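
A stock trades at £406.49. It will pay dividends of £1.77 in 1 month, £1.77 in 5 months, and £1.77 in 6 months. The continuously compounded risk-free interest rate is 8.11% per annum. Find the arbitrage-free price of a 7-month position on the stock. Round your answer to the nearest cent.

£420.76

PV(dividends) I = 1.77·e^(−0.0811·1/12) + 1.77·e^(−0.0811·5/12) + 1.77·e^(−0.0811·6/12)
I = 1.7581 + 1.7112 + 1.6997 = 5.1690
F = (S − I)·e^(rT) = (406.49 − 5.1690) · e^(0.0811·7/12)
= 401.3210 · e^0.047308 = 401.3210 × 1.048445 = £420.76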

TO DO: Give back each entry above precisely as it was written.

WRITTEN RESPONSE:
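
A stock trades at £406.49. It will pay dividends of £1.77 in 1 month, £1.77 in 5 months, and £1.77 in 6 months. The continuously compounded risk-free interest rate is 8.11% per annum. Find the arbitrage-free price of a 7-month position on the stock. Round your answer to the nearest cent.

£420.76

PV(dividends) I = 1.77·e^(−0.0811·1/12) + 1.77·e^(−0.0811·5/12) + 1.77·e^(−0.0811·6/12)
I = 1.7581 + 1.7112 + 1.6997 = 5.1690
F = (S − I)·e^(rT) = (406.49 − 5.1690) · e^(0.0811·7/12)
= 401.3210 · e^0.047308 = 401.3210 × 1.048445 = £420.76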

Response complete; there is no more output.